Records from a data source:
# # # #
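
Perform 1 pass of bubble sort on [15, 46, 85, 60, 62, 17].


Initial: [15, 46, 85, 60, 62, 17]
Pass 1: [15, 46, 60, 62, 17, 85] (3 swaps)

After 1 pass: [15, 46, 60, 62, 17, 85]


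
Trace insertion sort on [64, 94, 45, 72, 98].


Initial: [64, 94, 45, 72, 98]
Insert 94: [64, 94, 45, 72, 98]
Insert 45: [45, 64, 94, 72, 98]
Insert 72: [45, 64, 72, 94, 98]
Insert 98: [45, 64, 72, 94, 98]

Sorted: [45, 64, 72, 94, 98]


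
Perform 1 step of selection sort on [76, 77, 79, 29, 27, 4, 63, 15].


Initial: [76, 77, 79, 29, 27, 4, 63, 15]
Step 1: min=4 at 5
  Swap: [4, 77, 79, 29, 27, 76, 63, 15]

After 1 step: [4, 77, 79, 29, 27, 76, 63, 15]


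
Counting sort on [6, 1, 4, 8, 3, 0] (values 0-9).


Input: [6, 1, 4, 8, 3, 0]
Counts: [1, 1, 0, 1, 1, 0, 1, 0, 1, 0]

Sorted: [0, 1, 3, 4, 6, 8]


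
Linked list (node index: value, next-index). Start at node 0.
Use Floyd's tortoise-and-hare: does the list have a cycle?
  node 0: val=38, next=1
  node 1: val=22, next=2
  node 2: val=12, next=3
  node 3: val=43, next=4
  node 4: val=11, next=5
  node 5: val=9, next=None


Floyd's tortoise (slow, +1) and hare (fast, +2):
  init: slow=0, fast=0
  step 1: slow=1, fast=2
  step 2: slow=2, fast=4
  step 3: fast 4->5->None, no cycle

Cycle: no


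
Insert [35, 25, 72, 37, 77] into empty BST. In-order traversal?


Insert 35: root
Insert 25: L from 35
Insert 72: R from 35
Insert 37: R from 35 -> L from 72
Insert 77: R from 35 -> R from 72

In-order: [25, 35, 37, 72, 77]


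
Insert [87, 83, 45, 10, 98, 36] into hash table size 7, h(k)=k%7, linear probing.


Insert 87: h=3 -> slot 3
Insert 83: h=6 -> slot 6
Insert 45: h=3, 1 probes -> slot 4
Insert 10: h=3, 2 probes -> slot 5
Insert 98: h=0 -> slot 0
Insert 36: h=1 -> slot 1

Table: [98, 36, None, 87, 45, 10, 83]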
# # # #
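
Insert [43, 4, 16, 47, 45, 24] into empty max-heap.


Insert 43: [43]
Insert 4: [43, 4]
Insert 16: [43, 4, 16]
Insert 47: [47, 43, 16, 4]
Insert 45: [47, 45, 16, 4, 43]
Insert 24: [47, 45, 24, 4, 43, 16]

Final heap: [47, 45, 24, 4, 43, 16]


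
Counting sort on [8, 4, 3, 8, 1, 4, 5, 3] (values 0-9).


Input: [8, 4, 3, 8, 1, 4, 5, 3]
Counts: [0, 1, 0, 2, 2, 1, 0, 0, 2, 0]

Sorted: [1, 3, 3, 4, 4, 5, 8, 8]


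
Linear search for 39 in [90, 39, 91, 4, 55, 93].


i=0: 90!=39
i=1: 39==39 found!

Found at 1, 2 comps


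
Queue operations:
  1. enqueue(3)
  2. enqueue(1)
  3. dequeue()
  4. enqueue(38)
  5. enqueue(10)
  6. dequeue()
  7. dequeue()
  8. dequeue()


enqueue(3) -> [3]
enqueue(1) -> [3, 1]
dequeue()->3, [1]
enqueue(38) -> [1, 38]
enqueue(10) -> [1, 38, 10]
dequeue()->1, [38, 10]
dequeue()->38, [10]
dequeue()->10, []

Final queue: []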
# # # #
→ **Goal of the exercise**: Show all lines above containing "list".

→ **Answer section**:
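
Linked list (node index: value, next-index). Start at node 0.
Use Floyd's tortoise-and-hare: does the list have a cycle?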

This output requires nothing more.